▸ **TASK REQUIREMENTS**
The answer is the full set of records below, transcribed exactly.

(Dataset entries)
--------------------------------

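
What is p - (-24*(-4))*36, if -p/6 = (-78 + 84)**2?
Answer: -3672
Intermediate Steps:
p = -216 (p = -6*(-78 + 84)**2 = -6*6**2 = -6*36 = -216)
p - (-24*(-4))*36 = -216 - (-24*(-4))*36 = -216 - 96*36 = -216 - 1*3456 = -216 - 3456 = -3672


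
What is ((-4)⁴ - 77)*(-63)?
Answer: -11277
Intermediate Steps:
((-4)⁴ - 77)*(-63) = (256 - 77)*(-63) = 179*(-63) = -11277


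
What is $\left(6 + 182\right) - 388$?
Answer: $-200$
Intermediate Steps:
$\left(6 + 182\right) - 388 = 188 - 388 = -200$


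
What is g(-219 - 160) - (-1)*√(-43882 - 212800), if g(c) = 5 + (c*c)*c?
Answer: -54439934 + I*√256682 ≈ -5.444e+7 + 506.64*I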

--------------------------------

▸ **SOLUTION**
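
What is p - (-24*(-4))*36, if -p/6 = (-78 + 84)**2?
Answer: -3672
Intermediate Steps:
p = -216 (p = -6*(-78 + 84)**2 = -6*6**2 = -6*36 = -216)
p - (-24*(-4))*36 = -216 - (-24*(-4))*36 = -216 - 96*36 = -216 - 1*3456 = -216 - 3456 = -3672


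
What is ((-4)⁴ - 77)*(-63)?
Answer: -11277
Intermediate Steps:
((-4)⁴ - 77)*(-63) = (256 - 77)*(-63) = 179*(-63) = -11277


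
What is $\left(6 + 182\right) - 388$?
Answer: $-200$
Intermediate Steps:
$\left(6 + 182\right) - 388 = 188 - 388 = -200$


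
What is g(-219 - 160) - (-1)*√(-43882 - 212800), if g(c) = 5 + (c*c)*c?
Answer: -54439934 + I*√256682 ≈ -5.444e+7 + 506.64*I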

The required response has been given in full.